Output all records exactly.

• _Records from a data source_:
++++++

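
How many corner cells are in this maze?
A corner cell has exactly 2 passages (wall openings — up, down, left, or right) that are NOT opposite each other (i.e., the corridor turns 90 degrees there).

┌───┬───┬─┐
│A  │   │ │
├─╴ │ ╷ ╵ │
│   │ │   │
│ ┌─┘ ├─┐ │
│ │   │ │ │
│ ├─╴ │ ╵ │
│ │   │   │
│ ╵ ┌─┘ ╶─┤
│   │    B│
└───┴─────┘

Counting corner cells (2 non-opposite passages):
Total corners: 11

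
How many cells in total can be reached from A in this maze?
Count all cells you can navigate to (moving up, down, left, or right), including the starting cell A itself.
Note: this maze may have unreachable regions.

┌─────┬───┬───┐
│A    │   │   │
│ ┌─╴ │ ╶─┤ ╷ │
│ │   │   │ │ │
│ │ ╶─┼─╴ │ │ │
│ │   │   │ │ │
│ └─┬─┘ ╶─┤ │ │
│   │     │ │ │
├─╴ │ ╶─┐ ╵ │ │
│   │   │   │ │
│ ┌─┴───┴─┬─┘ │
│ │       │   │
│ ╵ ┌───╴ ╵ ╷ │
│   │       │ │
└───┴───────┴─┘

Using BFS/flood-fill to find all reachable cells from A:
Maze size: 7 × 7 = 49 total cells
All cells are reachable — the maze is fully connected.
Reachable cells: 49

Reachable region (· marks reachable cells):

┌─────┬───┬───┐
│A · ·│· ·│· ·│
│ ┌─╴ │ ╶─┤ ╷ │
│·│· ·│· ·│·│·│
│ │ ╶─┼─╴ │ │ │
│·│· ·│· ·│·│·│
│ └─┬─┘ ╶─┤ │ │
│· ·│· · ·│·│·│
├─╴ │ ╶─┐ ╵ │ │
│· ·│· ·│· ·│·│
│ ┌─┴───┴─┬─┘ │
│·│· · · ·│· ·│
│ ╵ ┌───╴ ╵ ╷ │
│· ·│· · · ·│·│
└───┴───────┴─┘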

++++++

• _Written solution_:
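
How many corner cells are in this maze?
A corner cell has exactly 2 passages (wall openings — up, down, left, or right) that are NOT opposite each other (i.e., the corridor turns 90 degrees there).

┌───┬───┬─┐
│A  │   │ │
├─╴ │ ╷ ╵ │
│   │ │   │
│ ┌─┘ ├─┐ │
│ │   │ │ │
│ ├─╴ │ ╵ │
│ │   │   │
│ ╵ ┌─┘ ╶─┤
│   │    B│
└───┴─────┘

Counting corner cells (2 non-opposite passages):
Total corners: 11

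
How many cells in total can be reached from A in this maze?
Count all cells you can navigate to (moving up, down, left, or right), including the starting cell A itself.
Note: this maze may have unreachable regions.

┌─────┬───┬───┐
│A    │   │   │
│ ┌─╴ │ ╶─┤ ╷ │
│ │   │   │ │ │
│ │ ╶─┼─╴ │ │ │
│ │   │   │ │ │
│ └─┬─┘ ╶─┤ │ │
│   │     │ │ │
├─╴ │ ╶─┐ ╵ │ │
│   │   │   │ │
│ ┌─┴───┴─┬─┘ │
│ │       │   │
│ ╵ ┌───╴ ╵ ╷ │
│   │       │ │
└───┴───────┴─┘

Using BFS/flood-fill to find all reachable cells from A:
Maze size: 7 × 7 = 49 total cells
All cells are reachable — the maze is fully connected.
Reachable cells: 49

Reachable region (· marks reachable cells):

┌─────┬───┬───┐
│A · ·│· ·│· ·│
│ ┌─╴ │ ╶─┤ ╷ │
│·│· ·│· ·│·│·│
│ │ ╶─┼─╴ │ │ │
│·│· ·│· ·│·│·│
│ └─┬─┘ ╶─┤ │ │
│· ·│· · ·│·│·│
├─╴ │ ╶─┐ ╵ │ │
│· ·│· ·│· ·│·│
│ ┌─┴───┴─┬─┘ │
│·│· · · ·│· ·│
│ ╵ ┌───╴ ╵ ╷ │
│· ·│· · · ·│·│
└───┴───────┴─┘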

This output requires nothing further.